**What is required:** Among the lines of data below, reproduce only those from the one with "A = [1, 5, 7, 14, 16, 18, 23, 24], B" through the one with "Sorted lists A", exactly as they stand, both ends included.

**Records for the task:**
--------------------

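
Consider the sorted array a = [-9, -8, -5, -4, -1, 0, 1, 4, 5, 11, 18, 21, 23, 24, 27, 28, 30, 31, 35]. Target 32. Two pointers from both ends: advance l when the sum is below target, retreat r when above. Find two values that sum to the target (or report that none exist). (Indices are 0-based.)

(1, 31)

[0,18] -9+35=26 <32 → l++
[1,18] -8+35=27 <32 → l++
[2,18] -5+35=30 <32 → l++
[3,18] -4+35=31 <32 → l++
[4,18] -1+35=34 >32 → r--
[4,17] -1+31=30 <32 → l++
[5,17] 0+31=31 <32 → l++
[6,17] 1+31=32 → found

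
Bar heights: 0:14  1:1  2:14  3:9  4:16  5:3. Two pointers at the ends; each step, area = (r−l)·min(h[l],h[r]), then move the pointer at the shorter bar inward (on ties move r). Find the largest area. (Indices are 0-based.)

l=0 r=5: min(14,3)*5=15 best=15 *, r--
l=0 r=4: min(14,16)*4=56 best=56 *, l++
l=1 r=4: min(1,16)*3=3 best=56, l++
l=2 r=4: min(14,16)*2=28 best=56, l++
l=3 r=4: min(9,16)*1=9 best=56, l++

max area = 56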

--------------------

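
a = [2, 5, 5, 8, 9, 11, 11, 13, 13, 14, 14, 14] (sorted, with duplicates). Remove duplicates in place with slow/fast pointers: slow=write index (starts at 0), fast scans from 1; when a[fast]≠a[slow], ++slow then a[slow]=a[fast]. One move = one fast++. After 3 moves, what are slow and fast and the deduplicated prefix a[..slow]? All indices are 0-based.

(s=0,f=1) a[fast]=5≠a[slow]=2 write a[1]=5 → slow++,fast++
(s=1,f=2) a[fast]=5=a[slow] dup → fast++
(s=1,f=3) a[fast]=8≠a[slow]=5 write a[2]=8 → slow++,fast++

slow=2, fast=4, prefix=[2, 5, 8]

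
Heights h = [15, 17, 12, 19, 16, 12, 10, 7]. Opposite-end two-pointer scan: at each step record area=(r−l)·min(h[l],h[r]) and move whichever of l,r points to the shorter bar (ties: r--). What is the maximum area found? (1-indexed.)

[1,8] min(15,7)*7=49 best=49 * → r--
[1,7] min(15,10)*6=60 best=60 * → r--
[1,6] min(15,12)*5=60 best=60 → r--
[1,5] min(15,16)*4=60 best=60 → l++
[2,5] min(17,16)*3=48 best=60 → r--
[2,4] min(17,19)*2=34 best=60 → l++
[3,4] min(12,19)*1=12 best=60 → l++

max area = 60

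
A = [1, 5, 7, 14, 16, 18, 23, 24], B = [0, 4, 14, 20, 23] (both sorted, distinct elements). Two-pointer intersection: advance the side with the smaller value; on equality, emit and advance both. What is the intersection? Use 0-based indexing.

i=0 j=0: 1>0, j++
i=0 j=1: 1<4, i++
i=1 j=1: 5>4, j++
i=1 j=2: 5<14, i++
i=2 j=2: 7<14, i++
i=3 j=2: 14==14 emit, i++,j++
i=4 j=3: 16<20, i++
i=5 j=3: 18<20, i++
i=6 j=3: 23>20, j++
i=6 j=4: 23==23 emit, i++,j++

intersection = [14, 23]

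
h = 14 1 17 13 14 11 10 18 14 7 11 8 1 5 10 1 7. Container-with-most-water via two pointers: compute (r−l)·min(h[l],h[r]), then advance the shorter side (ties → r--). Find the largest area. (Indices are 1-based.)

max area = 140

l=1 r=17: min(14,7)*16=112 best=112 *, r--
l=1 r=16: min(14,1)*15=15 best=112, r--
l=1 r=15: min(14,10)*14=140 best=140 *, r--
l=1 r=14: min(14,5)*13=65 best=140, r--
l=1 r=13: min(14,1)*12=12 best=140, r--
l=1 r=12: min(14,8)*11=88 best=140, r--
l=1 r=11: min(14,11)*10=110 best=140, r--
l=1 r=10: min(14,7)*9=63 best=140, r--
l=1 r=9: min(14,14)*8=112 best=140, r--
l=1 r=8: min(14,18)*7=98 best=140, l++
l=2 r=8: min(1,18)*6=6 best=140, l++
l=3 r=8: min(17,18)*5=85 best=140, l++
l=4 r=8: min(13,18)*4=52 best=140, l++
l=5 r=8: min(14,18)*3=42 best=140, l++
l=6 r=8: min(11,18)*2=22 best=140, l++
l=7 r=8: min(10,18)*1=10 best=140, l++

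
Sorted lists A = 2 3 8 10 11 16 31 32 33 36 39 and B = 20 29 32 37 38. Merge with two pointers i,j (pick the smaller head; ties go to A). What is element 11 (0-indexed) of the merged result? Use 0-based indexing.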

--------------------

**Task result:**
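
A = [1, 5, 7, 14, 16, 18, 23, 24], B = [0, 4, 14, 20, 23] (both sorted, distinct elements). Two-pointer intersection: advance the side with the smaller value; on equality, emit and advance both. What is the intersection? Use 0-based indexing.

i=0 j=0: 1>0, j++
i=0 j=1: 1<4, i++
i=1 j=1: 5>4, j++
i=1 j=2: 5<14, i++
i=2 j=2: 7<14, i++
i=3 j=2: 14==14 emit, i++,j++
i=4 j=3: 16<20, i++
i=5 j=3: 18<20, i++
i=6 j=3: 23>20, j++
i=6 j=4: 23==23 emit, i++,j++

intersection = [14, 23]

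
h = 14 1 17 13 14 11 10 18 14 7 11 8 1 5 10 1 7. Container-with-most-water via two pointers: compute (r−l)·min(h[l],h[r]), then advance the shorter side (ties → r--). Find the largest area. (Indices are 1-based.)

max area = 140

l=1 r=17: min(14,7)*16=112 best=112 *, r--
l=1 r=16: min(14,1)*15=15 best=112, r--
l=1 r=15: min(14,10)*14=140 best=140 *, r--
l=1 r=14: min(14,5)*13=65 best=140, r--
l=1 r=13: min(14,1)*12=12 best=140, r--
l=1 r=12: min(14,8)*11=88 best=140, r--
l=1 r=11: min(14,11)*10=110 best=140, r--
l=1 r=10: min(14,7)*9=63 best=140, r--
l=1 r=9: min(14,14)*8=112 best=140, r--
l=1 r=8: min(14,18)*7=98 best=140, l++
l=2 r=8: min(1,18)*6=6 best=140, l++
l=3 r=8: min(17,18)*5=85 best=140, l++
l=4 r=8: min(13,18)*4=52 best=140, l++
l=5 r=8: min(14,18)*3=42 best=140, l++
l=6 r=8: min(11,18)*2=22 best=140, l++
l=7 r=8: min(10,18)*1=10 best=140, l++

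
Sorted lists A = 2 3 8 10 11 16 31 32 33 36 39 and B = 20 29 32 37 38. Merge with two pointers i,j (pick the smaller head; ties go to A). What is element 11 (0-indexed) of the merged result? Use 0-based indexing.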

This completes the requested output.